Data extracts:
┌────────
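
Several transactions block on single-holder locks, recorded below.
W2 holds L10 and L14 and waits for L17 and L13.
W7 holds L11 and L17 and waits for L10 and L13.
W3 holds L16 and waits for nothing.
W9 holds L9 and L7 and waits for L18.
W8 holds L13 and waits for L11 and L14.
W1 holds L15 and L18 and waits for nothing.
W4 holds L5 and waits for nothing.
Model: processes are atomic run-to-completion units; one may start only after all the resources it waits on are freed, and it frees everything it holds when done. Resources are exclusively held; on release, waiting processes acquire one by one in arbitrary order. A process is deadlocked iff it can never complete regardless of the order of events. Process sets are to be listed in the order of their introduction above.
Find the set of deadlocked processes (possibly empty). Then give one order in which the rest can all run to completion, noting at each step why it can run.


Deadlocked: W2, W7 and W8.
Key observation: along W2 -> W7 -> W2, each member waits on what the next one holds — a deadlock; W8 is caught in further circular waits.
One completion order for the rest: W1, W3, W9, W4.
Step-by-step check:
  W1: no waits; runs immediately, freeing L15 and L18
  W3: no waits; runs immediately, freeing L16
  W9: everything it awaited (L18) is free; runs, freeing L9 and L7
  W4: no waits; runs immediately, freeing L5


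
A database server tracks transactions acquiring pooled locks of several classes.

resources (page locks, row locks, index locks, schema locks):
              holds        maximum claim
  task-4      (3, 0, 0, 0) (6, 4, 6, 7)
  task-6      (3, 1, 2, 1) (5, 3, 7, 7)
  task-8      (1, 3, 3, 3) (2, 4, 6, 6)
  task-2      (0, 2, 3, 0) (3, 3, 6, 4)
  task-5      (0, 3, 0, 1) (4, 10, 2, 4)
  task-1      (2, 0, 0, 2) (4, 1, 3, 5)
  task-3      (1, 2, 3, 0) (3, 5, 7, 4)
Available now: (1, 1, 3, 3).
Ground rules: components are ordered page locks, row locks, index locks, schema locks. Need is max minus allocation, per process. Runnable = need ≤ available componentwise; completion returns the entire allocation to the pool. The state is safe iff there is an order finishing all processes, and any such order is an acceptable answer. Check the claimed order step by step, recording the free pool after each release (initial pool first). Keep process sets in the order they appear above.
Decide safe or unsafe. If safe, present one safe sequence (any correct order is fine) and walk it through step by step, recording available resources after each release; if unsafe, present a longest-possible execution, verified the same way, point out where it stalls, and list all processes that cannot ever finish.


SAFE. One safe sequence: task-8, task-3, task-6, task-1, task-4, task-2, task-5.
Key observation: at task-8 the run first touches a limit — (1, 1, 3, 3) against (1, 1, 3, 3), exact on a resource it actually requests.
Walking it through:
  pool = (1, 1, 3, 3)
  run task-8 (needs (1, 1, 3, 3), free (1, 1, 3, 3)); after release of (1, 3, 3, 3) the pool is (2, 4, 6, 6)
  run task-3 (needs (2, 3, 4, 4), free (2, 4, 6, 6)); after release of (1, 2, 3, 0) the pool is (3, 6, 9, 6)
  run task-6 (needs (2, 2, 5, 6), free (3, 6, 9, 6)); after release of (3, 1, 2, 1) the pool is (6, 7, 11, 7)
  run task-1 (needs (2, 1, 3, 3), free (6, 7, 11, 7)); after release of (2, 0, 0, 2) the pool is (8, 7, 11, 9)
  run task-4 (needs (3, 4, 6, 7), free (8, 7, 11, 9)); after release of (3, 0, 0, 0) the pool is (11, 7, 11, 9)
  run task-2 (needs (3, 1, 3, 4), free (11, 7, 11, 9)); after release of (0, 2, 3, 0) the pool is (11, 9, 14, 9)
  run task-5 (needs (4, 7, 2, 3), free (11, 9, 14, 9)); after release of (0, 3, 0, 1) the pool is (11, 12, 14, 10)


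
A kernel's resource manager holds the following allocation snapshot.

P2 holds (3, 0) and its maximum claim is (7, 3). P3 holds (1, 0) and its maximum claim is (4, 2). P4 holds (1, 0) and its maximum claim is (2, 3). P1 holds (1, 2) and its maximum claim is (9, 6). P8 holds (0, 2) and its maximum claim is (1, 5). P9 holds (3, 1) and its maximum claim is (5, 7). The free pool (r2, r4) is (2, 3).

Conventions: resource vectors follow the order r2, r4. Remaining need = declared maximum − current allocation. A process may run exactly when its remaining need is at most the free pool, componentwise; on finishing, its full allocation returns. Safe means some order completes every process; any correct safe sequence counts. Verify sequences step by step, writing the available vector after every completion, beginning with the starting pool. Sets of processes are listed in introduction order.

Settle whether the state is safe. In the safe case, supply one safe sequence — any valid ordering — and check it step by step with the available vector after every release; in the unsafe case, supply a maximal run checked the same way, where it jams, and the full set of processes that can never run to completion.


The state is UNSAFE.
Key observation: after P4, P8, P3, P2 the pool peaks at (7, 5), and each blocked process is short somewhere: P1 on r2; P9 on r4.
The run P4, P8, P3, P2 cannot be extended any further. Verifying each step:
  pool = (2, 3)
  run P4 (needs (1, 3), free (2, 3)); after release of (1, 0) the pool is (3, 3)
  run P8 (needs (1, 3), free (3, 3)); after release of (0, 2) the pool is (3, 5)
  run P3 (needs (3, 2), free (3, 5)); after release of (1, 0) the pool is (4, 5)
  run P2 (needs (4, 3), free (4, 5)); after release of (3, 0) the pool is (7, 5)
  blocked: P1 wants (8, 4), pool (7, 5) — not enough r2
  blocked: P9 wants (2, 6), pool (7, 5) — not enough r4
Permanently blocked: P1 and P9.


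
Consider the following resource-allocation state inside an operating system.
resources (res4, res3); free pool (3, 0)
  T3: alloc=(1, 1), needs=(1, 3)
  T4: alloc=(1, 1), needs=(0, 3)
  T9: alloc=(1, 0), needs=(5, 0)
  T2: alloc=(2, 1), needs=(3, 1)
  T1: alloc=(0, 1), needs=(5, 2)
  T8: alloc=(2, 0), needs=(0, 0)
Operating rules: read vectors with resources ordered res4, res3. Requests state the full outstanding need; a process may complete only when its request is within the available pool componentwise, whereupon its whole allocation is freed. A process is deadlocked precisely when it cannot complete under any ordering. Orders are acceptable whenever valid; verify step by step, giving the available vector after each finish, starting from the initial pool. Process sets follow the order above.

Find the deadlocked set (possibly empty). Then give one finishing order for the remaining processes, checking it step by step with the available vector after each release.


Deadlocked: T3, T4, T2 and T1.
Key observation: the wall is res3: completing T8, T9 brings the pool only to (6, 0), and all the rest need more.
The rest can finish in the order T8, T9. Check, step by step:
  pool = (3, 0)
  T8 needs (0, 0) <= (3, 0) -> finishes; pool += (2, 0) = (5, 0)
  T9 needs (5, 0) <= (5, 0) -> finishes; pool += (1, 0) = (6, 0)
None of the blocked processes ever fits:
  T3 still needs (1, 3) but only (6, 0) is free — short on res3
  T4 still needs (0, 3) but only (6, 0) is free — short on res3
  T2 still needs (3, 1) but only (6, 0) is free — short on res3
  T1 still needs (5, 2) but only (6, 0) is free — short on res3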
└────────
Your goal: Retype word for word everything in the listing above from the line that holds "T9: alloc=(1, 0), needs=(5, 0)" down to the line that holds "T8: alloc=(2, 0), needs=(0, 0)". Keep both end lines and leave out the rest.

Result of the exercise:
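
  T9: alloc=(1, 0), needs=(5, 0)
  T2: alloc=(2, 1), needs=(3, 1)
  T1: alloc=(0, 1), needs=(5, 2)
  T8: alloc=(2, 0), needs=(0, 0)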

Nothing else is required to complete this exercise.